Records shown START
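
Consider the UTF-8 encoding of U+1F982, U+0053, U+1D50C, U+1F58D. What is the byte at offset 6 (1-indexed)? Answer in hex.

1-indexed offset 6 is 0-indexed offset 5.
U+1F982 → 4-byte form F0 9F A6 82 at offsets 0–3.
U+0053 → 1-byte form 53 at offsets 4–4.
U+1D50C → 4-byte form F0 9D 94 8C at offsets 5–8.
Offset 5 falls in char 3's range; it's byte 1 of F0 9D 94 8C = 0xF0.

0xF0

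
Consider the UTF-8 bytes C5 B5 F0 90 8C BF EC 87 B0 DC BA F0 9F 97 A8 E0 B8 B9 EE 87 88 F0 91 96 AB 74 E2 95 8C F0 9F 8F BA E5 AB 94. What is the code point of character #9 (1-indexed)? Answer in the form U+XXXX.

U+0074

Offset 0: leading byte 0xC5 = 11000101 → 2-byte char #1 = C5 B5.
Offset 2: leading byte 0xF0 = 11110000 → 4-byte char #2 = F0 90 8C BF.
Offset 6: leading byte 0xEC = 11101100 → 3-byte char #3 = EC 87 B0.
Offset 9: leading byte 0xDC = 11011100 → 2-byte char #4 = DC BA.
Offset 11: leading byte 0xF0 = 11110000 → 4-byte char #5 = F0 9F 97 A8.
Offset 15: leading byte 0xE0 = 11100000 → 3-byte char #6 = E0 B8 B9.
Offset 18: leading byte 0xEE = 11101110 → 3-byte char #7 = EE 87 88.
Offset 21: leading byte 0xF0 = 11110000 → 4-byte char #8 = F0 91 96 AB.
Offset 25: leading byte 0x74 = 01110100 → 1-byte char #9 = 74.
Leading byte 0x74 = 01110100 matches 0xxxxxxx → 1-byte sequence.
Byte 1: 0x74 = 01110100, payload 1110100 (7 bits).
Concatenate: 1110100 = 0x74 (7 bits → U+0074).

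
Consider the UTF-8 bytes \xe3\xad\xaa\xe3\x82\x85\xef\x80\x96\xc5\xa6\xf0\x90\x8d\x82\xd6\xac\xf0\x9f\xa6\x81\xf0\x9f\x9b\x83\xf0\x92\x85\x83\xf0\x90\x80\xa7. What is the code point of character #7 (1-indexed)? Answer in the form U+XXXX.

U+1F981

Offset 0: leading byte 0xE3 = 11100011 → 3-byte char #1 = E3 AD AA.
Offset 3: leading byte 0xE3 = 11100011 → 3-byte char #2 = E3 82 85.
Offset 6: leading byte 0xEF = 11101111 → 3-byte char #3 = EF 80 96.
Offset 9: leading byte 0xC5 = 11000101 → 2-byte char #4 = C5 A6.
Offset 11: leading byte 0xF0 = 11110000 → 4-byte char #5 = F0 90 8D 82.
Offset 15: leading byte 0xD6 = 11010110 → 2-byte char #6 = D6 AC.
Offset 17: leading byte 0xF0 = 11110000 → 4-byte char #7 = F0 9F A6 81.
Leading byte 0xF0 = 11110000 matches 11110xxx → 4-byte sequence.
Byte 1: 0xF0 = 11110000, payload 000 (3 bits).
Byte 2: 0x9F = 10011111 (10xxxxxx ✓), payload 011111.
Byte 3: 0xA6 = 10100110 (10xxxxxx ✓), payload 100110.
Byte 4: 0x81 = 10000001 (10xxxxxx ✓), payload 000001.
Concatenate: 000011111100110000001 = 0x1F981 (21 bits → U+1F981).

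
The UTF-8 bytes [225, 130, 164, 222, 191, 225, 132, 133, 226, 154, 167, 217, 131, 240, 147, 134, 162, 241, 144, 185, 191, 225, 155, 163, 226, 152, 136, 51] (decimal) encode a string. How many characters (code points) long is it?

Byte at offset 0: 0xE1 = 11100001 → 3-byte char (#1). Advance 3.
Byte at offset 3: 0xDE = 11011110 → 2-byte char (#2). Advance 2.
Byte at offset 5: 0xE1 = 11100001 → 3-byte char (#3). Advance 3.
Byte at offset 8: 0xE2 = 11100010 → 3-byte char (#4). Advance 3.
Byte at offset 11: 0xD9 = 11011001 → 2-byte char (#5). Advance 2.
Byte at offset 13: 0xF0 = 11110000 → 4-byte char (#6). Advance 4.
Byte at offset 17: 0xF1 = 11110001 → 4-byte char (#7). Advance 4.
Byte at offset 21: 0xE1 = 11100001 → 3-byte char (#8). Advance 3.
Byte at offset 24: 0xE2 = 11100010 → 3-byte char (#9). Advance 3.
Byte at offset 27: 0x33 = 00110011 → 1-byte char (#10). Advance 1.
Reached end at offset 28 after 10 code points.

10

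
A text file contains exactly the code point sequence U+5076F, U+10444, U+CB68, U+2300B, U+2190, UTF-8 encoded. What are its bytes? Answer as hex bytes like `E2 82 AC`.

U+5076F: 4-byte form → F1 90 9D AF.
U+10444: 4-byte form → F0 90 91 84.
U+CB68: 3-byte form → EC AD A8.
U+2300B: 4-byte form → F0 A3 80 8B.
U+2190: 3-byte form → E2 86 90.
Concatenated (18 bytes): F1 90 9D AF F0 90 91 84 EC AD A8 F0 A3 80 8B E2 86 90.

F1 90 9D AF F0 90 91 84 EC AD A8 F0 A3 80 8B E2 86 90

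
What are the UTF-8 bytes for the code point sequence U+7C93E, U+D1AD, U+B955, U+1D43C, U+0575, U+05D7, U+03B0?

U+7C93E: 4-byte form → F1 BC A4 BE.
U+D1AD: 3-byte form → ED 86 AD.
U+B955: 3-byte form → EB A5 95.
U+1D43C: 4-byte form → F0 9D 90 BC.
U+0575: 2-byte form → D5 B5.
U+05D7: 2-byte form → D7 97.
U+03B0: 2-byte form → CE B0.
Concatenated (20 bytes): F1 BC A4 BE ED 86 AD EB A5 95 F0 9D 90 BC D5 B5 D7 97 CE B0.

F1 BC A4 BE ED 86 AD EB A5 95 F0 9D 90 BC D5 B5 D7 97 CE B0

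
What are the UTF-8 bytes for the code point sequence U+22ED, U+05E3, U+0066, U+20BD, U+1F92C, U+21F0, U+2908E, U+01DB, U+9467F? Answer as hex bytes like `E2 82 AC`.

E2 8B AD D7 A3 66 E2 82 BD F0 9F A4 AC E2 87 B0 F0 A9 82 8E C7 9B F2 94 99 BF

U+22ED: 3-byte form → E2 8B AD.
U+05E3: 2-byte form → D7 A3.
U+0066: 1-byte form → 66.
U+20BD: 3-byte form → E2 82 BD.
U+1F92C: 4-byte form → F0 9F A4 AC.
U+21F0: 3-byte form → E2 87 B0.
U+2908E: 4-byte form → F0 A9 82 8E.
U+01DB: 2-byte form → C7 9B.
U+9467F: 4-byte form → F2 94 99 BF.
Concatenated (26 bytes): E2 8B AD D7 A3 66 E2 82 BD F0 9F A4 AC E2 87 B0 F0 A9 82 8E C7 9B F2 94 99 BF.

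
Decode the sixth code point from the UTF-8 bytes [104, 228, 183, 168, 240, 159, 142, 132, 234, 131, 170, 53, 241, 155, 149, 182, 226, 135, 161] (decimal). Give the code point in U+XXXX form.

Offset 0: leading byte 0x68 = 01101000 → 1-byte char #1 = 68.
Offset 1: leading byte 0xE4 = 11100100 → 3-byte char #2 = E4 B7 A8.
Offset 4: leading byte 0xF0 = 11110000 → 4-byte char #3 = F0 9F 8E 84.
Offset 8: leading byte 0xEA = 11101010 → 3-byte char #4 = EA 83 AA.
Offset 11: leading byte 0x35 = 00110101 → 1-byte char #5 = 35.
Offset 12: leading byte 0xF1 = 11110001 → 4-byte char #6 = F1 9B 95 B6.
Leading byte 0xF1 = 11110001 matches 11110xxx → 4-byte sequence.
Byte 1: 0xF1 = 11110001, payload 001 (3 bits).
Byte 2: 0x9B = 10011011 (10xxxxxx ✓), payload 011011.
Byte 3: 0x95 = 10010101 (10xxxxxx ✓), payload 010101.
Byte 4: 0xB6 = 10110110 (10xxxxxx ✓), payload 110110.
Concatenate: 001011011010101110110 = 0x5B576 (21 bits → U+5B576).

U+5B576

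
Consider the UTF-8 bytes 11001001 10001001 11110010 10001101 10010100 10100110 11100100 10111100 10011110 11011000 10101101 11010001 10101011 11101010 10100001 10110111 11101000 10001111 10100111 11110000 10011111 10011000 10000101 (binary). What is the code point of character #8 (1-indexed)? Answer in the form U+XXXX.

U+1F605

Offset 0: leading byte 0xC9 = 11001001 → 2-byte char #1 = C9 89.
Offset 2: leading byte 0xF2 = 11110010 → 4-byte char #2 = F2 8D 94 A6.
Offset 6: leading byte 0xE4 = 11100100 → 3-byte char #3 = E4 BC 9E.
Offset 9: leading byte 0xD8 = 11011000 → 2-byte char #4 = D8 AD.
Offset 11: leading byte 0xD1 = 11010001 → 2-byte char #5 = D1 AB.
Offset 13: leading byte 0xEA = 11101010 → 3-byte char #6 = EA A1 B7.
Offset 16: leading byte 0xE8 = 11101000 → 3-byte char #7 = E8 8F A7.
Offset 19: leading byte 0xF0 = 11110000 → 4-byte char #8 = F0 9F 98 85.
Leading byte 0xF0 = 11110000 matches 11110xxx → 4-byte sequence.
Byte 1: 0xF0 = 11110000, payload 000 (3 bits).
Byte 2: 0x9F = 10011111 (10xxxxxx ✓), payload 011111.
Byte 3: 0x98 = 10011000 (10xxxxxx ✓), payload 011000.
Byte 4: 0x85 = 10000101 (10xxxxxx ✓), payload 000101.
Concatenate: 000011111011000000101 = 0x1F605 (21 bits → U+1F605).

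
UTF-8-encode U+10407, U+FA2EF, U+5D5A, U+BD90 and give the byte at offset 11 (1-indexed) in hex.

0x9A

1-indexed offset 11 is 0-indexed offset 10.
U+10407 → 4-byte form F0 90 90 87 at offsets 0–3.
U+FA2EF → 4-byte form F3 BA 8B AF at offsets 4–7.
U+5D5A → 3-byte form E5 B5 9A at offsets 8–10.
Offset 10 falls in char 3's range; it's byte 3 of E5 B5 9A = 0x9A.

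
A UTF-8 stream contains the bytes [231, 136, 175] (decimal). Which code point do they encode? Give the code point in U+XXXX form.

Leading byte 0xE7 = 11100111 matches 1110xxxx → 3-byte sequence.
Byte 1: 0xE7 = 11100111, payload 0111 (4 bits).
Byte 2: 0x88 = 10001000 (10xxxxxx ✓), payload 001000.
Byte 3: 0xAF = 10101111 (10xxxxxx ✓), payload 101111.
Concatenate: 0111001000101111 = 0x722F (16 bits → U+722F).

U+722F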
Records shown END
Description of the task:
Everything from the line containing "A UTF-8 stream" through the last line above should be copied exactly, please, with nothing added.

Solution to the problem:
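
A UTF-8 stream contains the bytes [231, 136, 175] (decimal). Which code point do they encode? Give the code point in U+XXXX form.

Leading byte 0xE7 = 11100111 matches 1110xxxx → 3-byte sequence.
Byte 1: 0xE7 = 11100111, payload 0111 (4 bits).
Byte 2: 0x88 = 10001000 (10xxxxxx ✓), payload 001000.
Byte 3: 0xAF = 10101111 (10xxxxxx ✓), payload 101111.
Concatenate: 0111001000101111 = 0x722F (16 bits → U+722F).

U+722F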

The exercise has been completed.